──────── INPUT RECORDS ────────

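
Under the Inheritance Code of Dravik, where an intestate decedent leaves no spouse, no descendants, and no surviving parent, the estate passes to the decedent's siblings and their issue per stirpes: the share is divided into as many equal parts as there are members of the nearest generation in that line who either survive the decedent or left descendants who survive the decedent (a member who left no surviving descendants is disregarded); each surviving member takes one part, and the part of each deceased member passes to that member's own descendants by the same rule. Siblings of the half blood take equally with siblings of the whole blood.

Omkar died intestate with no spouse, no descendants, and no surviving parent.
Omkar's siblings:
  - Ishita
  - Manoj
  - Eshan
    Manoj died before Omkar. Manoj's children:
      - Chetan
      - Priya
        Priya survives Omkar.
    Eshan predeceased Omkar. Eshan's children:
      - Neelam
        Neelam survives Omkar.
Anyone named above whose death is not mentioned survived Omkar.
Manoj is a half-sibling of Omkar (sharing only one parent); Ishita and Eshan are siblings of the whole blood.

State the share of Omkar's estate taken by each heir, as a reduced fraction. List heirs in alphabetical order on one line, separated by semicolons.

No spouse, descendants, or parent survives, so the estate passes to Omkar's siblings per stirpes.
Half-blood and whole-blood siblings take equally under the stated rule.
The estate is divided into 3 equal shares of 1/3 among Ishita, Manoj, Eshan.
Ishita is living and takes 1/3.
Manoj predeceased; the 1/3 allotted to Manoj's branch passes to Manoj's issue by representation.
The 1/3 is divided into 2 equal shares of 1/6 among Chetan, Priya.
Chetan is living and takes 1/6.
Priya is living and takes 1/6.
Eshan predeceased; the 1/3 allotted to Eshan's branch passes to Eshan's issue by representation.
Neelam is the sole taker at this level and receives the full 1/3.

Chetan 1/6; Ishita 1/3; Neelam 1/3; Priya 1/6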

────────
──────── INPUT RECORDS ────────

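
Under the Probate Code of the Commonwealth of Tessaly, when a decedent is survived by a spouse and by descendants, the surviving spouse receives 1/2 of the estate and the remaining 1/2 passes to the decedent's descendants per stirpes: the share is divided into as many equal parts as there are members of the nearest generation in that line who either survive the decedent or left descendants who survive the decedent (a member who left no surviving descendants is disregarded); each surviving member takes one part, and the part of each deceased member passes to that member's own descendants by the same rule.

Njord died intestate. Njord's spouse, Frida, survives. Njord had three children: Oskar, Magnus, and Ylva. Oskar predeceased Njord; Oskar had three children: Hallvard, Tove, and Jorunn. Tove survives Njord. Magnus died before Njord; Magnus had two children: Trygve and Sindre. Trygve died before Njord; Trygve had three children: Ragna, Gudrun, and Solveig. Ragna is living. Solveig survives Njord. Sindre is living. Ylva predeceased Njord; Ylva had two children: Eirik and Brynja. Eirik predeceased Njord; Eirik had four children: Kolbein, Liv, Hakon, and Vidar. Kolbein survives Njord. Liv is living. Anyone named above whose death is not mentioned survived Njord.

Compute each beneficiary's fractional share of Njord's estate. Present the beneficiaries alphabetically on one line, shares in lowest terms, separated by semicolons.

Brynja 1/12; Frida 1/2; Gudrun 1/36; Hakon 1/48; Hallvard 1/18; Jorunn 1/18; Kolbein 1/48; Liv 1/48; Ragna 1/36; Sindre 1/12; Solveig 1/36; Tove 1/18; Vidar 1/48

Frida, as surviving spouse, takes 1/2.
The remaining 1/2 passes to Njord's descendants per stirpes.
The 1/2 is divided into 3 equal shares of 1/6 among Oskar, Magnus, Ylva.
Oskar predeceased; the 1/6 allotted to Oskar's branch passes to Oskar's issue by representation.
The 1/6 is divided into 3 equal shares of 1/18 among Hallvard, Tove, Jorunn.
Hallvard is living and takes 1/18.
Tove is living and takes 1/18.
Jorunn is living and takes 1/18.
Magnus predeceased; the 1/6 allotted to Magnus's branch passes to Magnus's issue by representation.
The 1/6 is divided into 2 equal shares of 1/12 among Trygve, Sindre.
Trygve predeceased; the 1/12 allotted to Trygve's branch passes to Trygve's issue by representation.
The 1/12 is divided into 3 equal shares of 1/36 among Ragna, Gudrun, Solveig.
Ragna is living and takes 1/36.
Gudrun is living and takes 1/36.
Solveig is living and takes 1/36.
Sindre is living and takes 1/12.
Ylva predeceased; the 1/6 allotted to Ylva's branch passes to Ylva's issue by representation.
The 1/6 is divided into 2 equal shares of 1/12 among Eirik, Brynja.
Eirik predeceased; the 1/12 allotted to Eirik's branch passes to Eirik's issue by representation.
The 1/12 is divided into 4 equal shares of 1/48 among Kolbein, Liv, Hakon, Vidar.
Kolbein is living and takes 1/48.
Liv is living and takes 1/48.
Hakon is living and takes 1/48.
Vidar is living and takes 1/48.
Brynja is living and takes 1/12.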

────────

Report all lines in the records that include the string "above".

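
Anyone named above whose death is not mentioned survived Omkar.
Njord died intestate. Njord's spouse, Frida, survives. Njord had three children: Oskar, Magnus, and Ylva. Oskar predeceased Njord; Oskar had three children: Hallvard, Tove, and Jorunn. Tove survives Njord. Magnus died before Njord; Magnus had two children: Trygve and Sindre. Trygve died before Njord; Trygve had three children: Ragna, Gudrun, and Solveig. Ragna is living. Solveig survives Njord. Sindre is living. Ylva predeceased Njord; Ylva had two children: Eirik and Brynja. Eirik predeceased Njord; Eirik had four children: Kolbein, Liv, Hakon, and Vidar. Kolbein survives Njord. Liv is living. Anyone named above whose death is not mentioned survived Njord.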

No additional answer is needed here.